WHAT TO PRODUCE ▸
Only the lines of the data holding the string "closed" need to be returned.
------ TASK DATA ------
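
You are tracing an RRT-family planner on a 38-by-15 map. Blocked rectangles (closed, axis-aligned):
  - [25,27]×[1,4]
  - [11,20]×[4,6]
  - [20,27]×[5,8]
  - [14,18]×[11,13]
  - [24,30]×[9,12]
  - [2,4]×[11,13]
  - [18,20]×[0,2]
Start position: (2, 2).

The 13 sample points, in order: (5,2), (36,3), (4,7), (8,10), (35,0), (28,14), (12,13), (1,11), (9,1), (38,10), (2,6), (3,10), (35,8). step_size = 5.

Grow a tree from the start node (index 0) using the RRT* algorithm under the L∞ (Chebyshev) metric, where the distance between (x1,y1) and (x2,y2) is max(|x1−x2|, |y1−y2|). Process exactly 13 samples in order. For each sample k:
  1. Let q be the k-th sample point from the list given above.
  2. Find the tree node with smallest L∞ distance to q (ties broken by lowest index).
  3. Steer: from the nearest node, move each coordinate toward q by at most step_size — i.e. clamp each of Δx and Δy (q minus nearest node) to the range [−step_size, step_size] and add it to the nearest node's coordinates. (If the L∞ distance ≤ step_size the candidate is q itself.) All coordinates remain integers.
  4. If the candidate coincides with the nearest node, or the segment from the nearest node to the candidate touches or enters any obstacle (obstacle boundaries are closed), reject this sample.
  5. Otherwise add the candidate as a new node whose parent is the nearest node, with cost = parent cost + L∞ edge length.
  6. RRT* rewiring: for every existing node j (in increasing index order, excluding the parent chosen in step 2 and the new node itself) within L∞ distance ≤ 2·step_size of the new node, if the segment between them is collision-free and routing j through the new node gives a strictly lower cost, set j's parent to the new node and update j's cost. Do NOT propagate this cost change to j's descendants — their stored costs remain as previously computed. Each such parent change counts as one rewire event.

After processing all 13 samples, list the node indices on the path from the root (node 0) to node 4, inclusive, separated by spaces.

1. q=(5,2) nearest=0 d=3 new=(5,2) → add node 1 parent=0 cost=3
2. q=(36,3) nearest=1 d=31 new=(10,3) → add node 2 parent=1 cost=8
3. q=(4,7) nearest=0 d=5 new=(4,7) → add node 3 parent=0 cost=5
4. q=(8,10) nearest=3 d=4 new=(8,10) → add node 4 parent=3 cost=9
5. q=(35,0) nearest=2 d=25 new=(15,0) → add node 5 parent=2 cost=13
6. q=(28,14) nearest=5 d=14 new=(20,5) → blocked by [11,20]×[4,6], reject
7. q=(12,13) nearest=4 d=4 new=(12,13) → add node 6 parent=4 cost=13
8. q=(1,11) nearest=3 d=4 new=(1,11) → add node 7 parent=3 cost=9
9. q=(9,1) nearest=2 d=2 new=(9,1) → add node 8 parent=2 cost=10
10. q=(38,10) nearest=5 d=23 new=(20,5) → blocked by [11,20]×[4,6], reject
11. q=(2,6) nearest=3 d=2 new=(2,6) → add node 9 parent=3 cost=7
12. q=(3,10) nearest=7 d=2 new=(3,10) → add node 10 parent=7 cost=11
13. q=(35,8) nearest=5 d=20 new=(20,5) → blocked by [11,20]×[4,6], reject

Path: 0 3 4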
------
EXERCISE RESPONSE ▸
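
You are tracing an RRT-family planner on a 38-by-15 map. Blocked rectangles (closed, axis-aligned):
  4. If the candidate coincides with the nearest node, or the segment from the nearest node to the candidate touches or enters any obstacle (obstacle boundaries are closed), reject this sample.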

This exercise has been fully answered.